● **Task requirements**:
This exercise requires an exact copy of each line from the one containing "- 3 at 54.847°N, 36.815°E" down to the last line below.

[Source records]
□ □ □

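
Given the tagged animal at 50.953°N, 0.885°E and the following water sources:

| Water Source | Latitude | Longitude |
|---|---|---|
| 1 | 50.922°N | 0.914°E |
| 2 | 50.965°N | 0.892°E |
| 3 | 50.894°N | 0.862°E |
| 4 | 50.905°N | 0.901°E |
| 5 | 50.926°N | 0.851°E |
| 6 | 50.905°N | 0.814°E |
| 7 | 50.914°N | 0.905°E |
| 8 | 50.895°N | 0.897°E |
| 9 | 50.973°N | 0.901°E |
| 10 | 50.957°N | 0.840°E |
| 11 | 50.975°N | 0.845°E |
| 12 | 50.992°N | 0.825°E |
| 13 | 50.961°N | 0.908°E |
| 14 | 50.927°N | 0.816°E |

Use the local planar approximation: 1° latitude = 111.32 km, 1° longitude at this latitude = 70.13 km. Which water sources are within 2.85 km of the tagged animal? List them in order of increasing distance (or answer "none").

2, 13, 9

Distances from 50.953°N, 0.885°E:
1: √((-0.031·111.32)² + (0.029·70.13)²) = √(11.90885 + 4.13622) = 4.006 km
2: √((0.012·111.32)² + (0.007·70.13)²) = √(1.78447 + 0.24099) = 1.423 km
3: √((-0.059·111.32)² + (-0.023·70.13)²) = √(43.13705 + 2.60174) = 6.763 km
4: √((-0.048·111.32)² + (0.016·70.13)²) = √(28.55150 + 1.25906) = 5.460 km
5: √((-0.027·111.32)² + (-0.034·70.13)²) = √(9.03387 + 5.68546) = 3.837 km
6: √((-0.048·111.32)² + (-0.071·70.13)²) = √(28.55150 + 24.79273) = 7.304 km
7: √((-0.039·111.32)² + (0.020·70.13)²) = √(18.84845 + 1.96729) = 4.562 km
8: √((-0.058·111.32)² + (0.012·70.13)²) = √(41.68717 + 0.70822) = 6.511 km
9: √((0.020·111.32)² + (0.016·70.13)²) = √(4.95686 + 1.25906) = 2.493 km
10: √((0.004·111.32)² + (-0.045·70.13)²) = √(0.19827 + 9.95939) = 3.187 km
11: √((0.022·111.32)² + (-0.040·70.13)²) = √(5.99780 + 7.86915) = 3.724 km
12: √((0.039·111.32)² + (-0.060·70.13)²) = √(18.84845 + 17.70558) = 6.046 km
13: √((0.008·111.32)² + (0.023·70.13)²) = √(0.79310 + 2.60174) = 1.843 km
14: √((-0.026·111.32)² + (-0.069·70.13)²) = √(8.37709 + 23.41563) = 5.639 km
Threshold 2.85 km: 2 (1.423 km), 13 (1.843 km), 9 (2.493 km) are within range.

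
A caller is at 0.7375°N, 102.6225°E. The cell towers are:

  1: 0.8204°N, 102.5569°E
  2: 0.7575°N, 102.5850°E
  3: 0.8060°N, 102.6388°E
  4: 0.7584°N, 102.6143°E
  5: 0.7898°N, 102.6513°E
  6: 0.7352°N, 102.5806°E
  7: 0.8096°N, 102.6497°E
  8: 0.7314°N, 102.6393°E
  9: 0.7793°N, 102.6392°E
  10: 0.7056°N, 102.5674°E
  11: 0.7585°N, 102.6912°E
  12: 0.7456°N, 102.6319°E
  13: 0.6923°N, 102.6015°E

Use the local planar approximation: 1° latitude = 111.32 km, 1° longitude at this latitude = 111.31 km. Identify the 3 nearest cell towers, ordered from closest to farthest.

12, 8, 4

Distances from 0.7375°N, 102.6225°E:
1: 11.7678 km
2: 4.7308 km
3: 7.8383 km
4: 2.4992 km
5: 6.6463 km
6: 4.6709 km
7: 8.5782 km
8: 1.9895 km
9: 5.0107 km
10: 7.0870 km
11: 7.9963 km
12: 1.3812 km
13: 5.5481 km
Sorted: 12 (1.3812 km) < 8 (1.9895 km) < 4 (2.4992 km) < 6 (4.6709 km) < 2 (4.7308 km) < …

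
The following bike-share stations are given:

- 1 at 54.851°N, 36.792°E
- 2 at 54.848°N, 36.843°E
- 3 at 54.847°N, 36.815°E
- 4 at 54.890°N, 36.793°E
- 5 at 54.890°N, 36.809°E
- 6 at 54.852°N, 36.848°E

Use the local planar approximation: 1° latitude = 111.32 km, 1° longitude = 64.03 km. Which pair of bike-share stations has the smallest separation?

Pairwise distances:
2–6: 0.548 km
4–5: 1.024 km
1–3: 1.539 km
2–3: 1.796 km
3–6: 2.185 km
1–2: 3.283 km
1–6: 3.587 km
1–4: 4.342 km
1–5: 4.476 km
3–5: 4.802 km
5–6: 4.912 km
3–4: 4.990 km
2–5: 5.157 km
4–6: 5.504 km
2–4: 5.667 km
Closest pair: 2–6 at 0.548 km.

2 and 6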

□ □ □

● **Response below**:
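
- 3 at 54.847°N, 36.815°E
- 4 at 54.890°N, 36.793°E
- 5 at 54.890°N, 36.809°E
- 6 at 54.852°N, 36.848°E

Use the local planar approximation: 1° latitude = 111.32 km, 1° longitude = 64.03 km. Which pair of bike-share stations has the smallest separation?

Pairwise distances:
2–6: 0.548 km
4–5: 1.024 km
1–3: 1.539 km
2–3: 1.796 km
3–6: 2.185 km
1–2: 3.283 km
1–6: 3.587 km
1–4: 4.342 km
1–5: 4.476 km
3–5: 4.802 km
5–6: 4.912 km
3–4: 4.990 km
2–5: 5.157 km
4–6: 5.504 km
2–4: 5.667 km
Closest pair: 2–6 at 0.548 km.

2 and 6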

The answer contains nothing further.